» Problem description: Line by line, retype the data exactly as it is given.

» Supplied records:
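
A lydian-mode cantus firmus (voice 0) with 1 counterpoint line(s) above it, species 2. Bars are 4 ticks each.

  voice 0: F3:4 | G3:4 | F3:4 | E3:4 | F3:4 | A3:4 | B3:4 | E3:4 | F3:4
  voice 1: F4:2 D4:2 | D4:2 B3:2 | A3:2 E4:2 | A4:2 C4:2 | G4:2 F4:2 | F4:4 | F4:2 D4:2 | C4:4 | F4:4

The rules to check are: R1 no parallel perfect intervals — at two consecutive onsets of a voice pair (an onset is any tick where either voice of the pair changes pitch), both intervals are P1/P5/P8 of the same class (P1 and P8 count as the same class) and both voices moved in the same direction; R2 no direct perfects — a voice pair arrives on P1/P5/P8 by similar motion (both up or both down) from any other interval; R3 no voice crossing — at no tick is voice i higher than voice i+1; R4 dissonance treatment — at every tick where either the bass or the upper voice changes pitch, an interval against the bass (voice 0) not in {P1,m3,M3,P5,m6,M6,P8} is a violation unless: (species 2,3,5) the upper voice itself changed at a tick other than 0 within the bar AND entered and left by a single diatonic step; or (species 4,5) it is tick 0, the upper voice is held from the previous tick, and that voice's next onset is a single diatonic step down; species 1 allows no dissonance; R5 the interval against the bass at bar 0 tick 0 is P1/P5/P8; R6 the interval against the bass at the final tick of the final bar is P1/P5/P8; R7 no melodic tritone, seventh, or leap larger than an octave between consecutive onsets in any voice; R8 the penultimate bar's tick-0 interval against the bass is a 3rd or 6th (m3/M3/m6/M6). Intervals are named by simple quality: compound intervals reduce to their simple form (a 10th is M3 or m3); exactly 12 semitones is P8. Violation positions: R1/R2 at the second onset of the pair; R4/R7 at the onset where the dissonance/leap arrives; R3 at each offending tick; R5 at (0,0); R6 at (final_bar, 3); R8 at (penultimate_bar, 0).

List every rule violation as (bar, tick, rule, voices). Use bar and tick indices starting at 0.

bar 0: v0=F3 v1=F4 downbeat P8
bar 1: v0=G3 v1=D4 downbeat P5
bar 2: v0=F3 v1=A3 downbeat M3
bar 3: v0=E3 v1=A4 downbeat P4
bar 4: v0=F3 v1=G4 downbeat M2
bar 5: v0=A3 v1=F4 downbeat m6
bar 6: v0=B3 v1=F4 downbeat TT
bar 7: v0=E3 v1=C4 downbeat m6
bar 8: v0=F3 v1=F4 downbeat P8
  -> R4 @ bar 2 tick 2 v(0, 1): F3/E4 M7 untreated
  -> R4 @ bar 3 tick 0 v(0, 1): E3/A4 P4 untreated
  -> R4 @ bar 4 tick 0 v(0, 1): F3/G4 M2 untreated
  -> R4 @ bar 6 tick 0 v(0, 1): B3/F4 TT untreated
  -> R2 @ bar 8 tick 0 v(0, 1): E3/C4 m6 -> F3/F4 P8 similar

(2, 2, R4, (0, 1))
(3, 0, R4, (0, 1))
(4, 0, R4, (0, 1))
(6, 0, R4, (0, 1))
(8, 0, R2, (0, 1))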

» Result:
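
A lydian-mode cantus firmus (voice 0) with 1 counterpoint line(s) above it, species 2. Bars are 4 ticks each.

  voice 0: F3:4 | G3:4 | F3:4 | E3:4 | F3:4 | A3:4 | B3:4 | E3:4 | F3:4
  voice 1: F4:2 D4:2 | D4:2 B3:2 | A3:2 E4:2 | A4:2 C4:2 | G4:2 F4:2 | F4:4 | F4:2 D4:2 | C4:4 | F4:4

The rules to check are: R1 no parallel perfect intervals — at two consecutive onsets of a voice pair (an onset is any tick where either voice of the pair changes pitch), both intervals are P1/P5/P8 of the same class (P1 and P8 count as the same class) and both voices moved in the same direction; R2 no direct perfects — a voice pair arrives on P1/P5/P8 by similar motion (both up or both down) from any other interval; R3 no voice crossing — at no tick is voice i higher than voice i+1; R4 dissonance treatment — at every tick where either the bass or the upper voice changes pitch, an interval against the bass (voice 0) not in {P1,m3,M3,P5,m6,M6,P8} is a violation unless: (species 2,3,5) the upper voice itself changed at a tick other than 0 within the bar AND entered and left by a single diatonic step; or (species 4,5) it is tick 0, the upper voice is held from the previous tick, and that voice's next onset is a single diatonic step down; species 1 allows no dissonance; R5 the interval against the bass at bar 0 tick 0 is P1/P5/P8; R6 the interval against the bass at the final tick of the final bar is P1/P5/P8; R7 no melodic tritone, seventh, or leap larger than an octave between consecutive onsets in any voice; R8 the penultimate bar's tick-0 interval against the bass is a 3rd or 6th (m3/M3/m6/M6). Intervals are named by simple quality: compound intervals reduce to their simple form (a 10th is M3 or m3); exactly 12 semitones is P8. Violation positions: R1/R2 at the second onset of the pair; R4/R7 at the onset where the dissonance/leap arrives; R3 at each offending tick; R5 at (0,0); R6 at (final_bar, 3); R8 at (penultimate_bar, 0).

List every rule violation as (bar, tick, rule, voices). Use bar and tick indices starting at 0.

bar 0: v0=F3 v1=F4 downbeat P8
bar 1: v0=G3 v1=D4 downbeat P5
bar 2: v0=F3 v1=A3 downbeat M3
bar 3: v0=E3 v1=A4 downbeat P4
bar 4: v0=F3 v1=G4 downbeat M2
bar 5: v0=A3 v1=F4 downbeat m6
bar 6: v0=B3 v1=F4 downbeat TT
bar 7: v0=E3 v1=C4 downbeat m6
bar 8: v0=F3 v1=F4 downbeat P8
  -> R4 @ bar 2 tick 2 v(0, 1): F3/E4 M7 untreated
  -> R4 @ bar 3 tick 0 v(0, 1): E3/A4 P4 untreated
  -> R4 @ bar 4 tick 0 v(0, 1): F3/G4 M2 untreated
  -> R4 @ bar 6 tick 0 v(0, 1): B3/F4 TT untreated
  -> R2 @ bar 8 tick 0 v(0, 1): E3/C4 m6 -> F3/F4 P8 similar

(2, 2, R4, (0, 1))
(3, 0, R4, (0, 1))
(4, 0, R4, (0, 1))
(6, 0, R4, (0, 1))
(8, 0, R2, (0, 1))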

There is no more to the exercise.